• [EXERCISE MATERIAL]:
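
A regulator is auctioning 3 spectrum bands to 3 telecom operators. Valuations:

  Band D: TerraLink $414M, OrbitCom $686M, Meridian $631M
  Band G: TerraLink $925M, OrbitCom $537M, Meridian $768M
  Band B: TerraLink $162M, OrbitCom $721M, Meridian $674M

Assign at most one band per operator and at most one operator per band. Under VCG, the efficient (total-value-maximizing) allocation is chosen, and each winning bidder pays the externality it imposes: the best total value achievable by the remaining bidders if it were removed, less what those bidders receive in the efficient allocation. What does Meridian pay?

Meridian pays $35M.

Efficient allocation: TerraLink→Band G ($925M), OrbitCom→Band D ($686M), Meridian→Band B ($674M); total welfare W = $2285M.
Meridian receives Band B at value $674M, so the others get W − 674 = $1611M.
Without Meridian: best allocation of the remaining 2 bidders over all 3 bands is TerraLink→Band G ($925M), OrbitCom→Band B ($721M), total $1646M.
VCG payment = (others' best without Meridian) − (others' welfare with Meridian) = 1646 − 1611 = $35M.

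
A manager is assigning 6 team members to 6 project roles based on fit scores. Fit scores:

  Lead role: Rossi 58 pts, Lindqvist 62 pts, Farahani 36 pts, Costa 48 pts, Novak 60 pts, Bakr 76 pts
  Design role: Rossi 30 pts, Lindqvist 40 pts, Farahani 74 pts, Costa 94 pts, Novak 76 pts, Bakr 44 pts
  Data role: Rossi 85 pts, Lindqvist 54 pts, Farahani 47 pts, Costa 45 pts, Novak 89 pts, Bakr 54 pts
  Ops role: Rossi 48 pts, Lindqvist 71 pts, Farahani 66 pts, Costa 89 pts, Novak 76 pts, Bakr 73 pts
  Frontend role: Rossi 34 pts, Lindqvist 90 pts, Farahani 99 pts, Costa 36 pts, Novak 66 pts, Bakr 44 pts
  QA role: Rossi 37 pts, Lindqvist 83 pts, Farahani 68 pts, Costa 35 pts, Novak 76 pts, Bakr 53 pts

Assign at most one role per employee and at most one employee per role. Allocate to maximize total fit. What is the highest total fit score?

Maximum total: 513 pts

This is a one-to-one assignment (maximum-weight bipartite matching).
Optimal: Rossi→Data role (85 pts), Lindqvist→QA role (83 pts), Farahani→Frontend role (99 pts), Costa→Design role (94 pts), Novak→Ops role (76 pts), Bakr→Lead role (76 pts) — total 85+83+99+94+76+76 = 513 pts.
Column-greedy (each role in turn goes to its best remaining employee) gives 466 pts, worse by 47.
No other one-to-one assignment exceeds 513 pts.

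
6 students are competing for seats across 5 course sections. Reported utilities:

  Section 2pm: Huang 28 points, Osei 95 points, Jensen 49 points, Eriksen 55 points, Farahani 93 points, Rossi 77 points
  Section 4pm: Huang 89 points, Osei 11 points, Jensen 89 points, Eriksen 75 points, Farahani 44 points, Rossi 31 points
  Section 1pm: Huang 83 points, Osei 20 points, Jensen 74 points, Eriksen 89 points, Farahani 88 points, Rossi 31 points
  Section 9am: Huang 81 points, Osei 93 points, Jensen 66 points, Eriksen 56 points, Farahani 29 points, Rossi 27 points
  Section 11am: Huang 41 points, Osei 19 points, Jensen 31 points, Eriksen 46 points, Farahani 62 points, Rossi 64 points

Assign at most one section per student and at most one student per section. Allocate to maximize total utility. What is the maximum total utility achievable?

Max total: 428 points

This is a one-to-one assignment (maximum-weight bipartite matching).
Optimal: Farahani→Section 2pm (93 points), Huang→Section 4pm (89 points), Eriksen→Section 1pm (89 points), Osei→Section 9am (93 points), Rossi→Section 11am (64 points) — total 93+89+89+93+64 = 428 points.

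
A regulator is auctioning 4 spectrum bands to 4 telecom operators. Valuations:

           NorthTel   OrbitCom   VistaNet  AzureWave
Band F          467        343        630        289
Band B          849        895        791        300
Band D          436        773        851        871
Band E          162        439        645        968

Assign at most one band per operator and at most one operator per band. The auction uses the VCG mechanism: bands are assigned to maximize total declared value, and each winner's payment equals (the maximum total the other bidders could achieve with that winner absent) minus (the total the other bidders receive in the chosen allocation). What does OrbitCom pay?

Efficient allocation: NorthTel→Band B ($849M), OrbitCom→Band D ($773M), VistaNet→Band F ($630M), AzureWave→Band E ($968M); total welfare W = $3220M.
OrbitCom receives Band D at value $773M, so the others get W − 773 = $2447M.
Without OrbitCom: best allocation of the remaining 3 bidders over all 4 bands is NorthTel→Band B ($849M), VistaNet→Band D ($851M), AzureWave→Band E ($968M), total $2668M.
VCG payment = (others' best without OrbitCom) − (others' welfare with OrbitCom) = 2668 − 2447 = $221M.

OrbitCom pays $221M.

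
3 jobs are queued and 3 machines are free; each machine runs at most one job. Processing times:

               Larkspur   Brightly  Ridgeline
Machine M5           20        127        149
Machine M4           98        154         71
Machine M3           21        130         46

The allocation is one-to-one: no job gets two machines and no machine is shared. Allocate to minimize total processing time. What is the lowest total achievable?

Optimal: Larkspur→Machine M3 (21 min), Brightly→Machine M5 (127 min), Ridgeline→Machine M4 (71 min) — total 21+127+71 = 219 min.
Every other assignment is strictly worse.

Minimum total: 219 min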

• [PROBLEM STATEMENT]:
Copy every line from the records above that contains the word "Valuations".

• [EXPECTED OUTPUT]:
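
A regulator is auctioning 3 spectrum bands to 3 telecom operators. Valuations:
A regulator is auctioning 4 spectrum bands to 4 telecom operators. Valuations: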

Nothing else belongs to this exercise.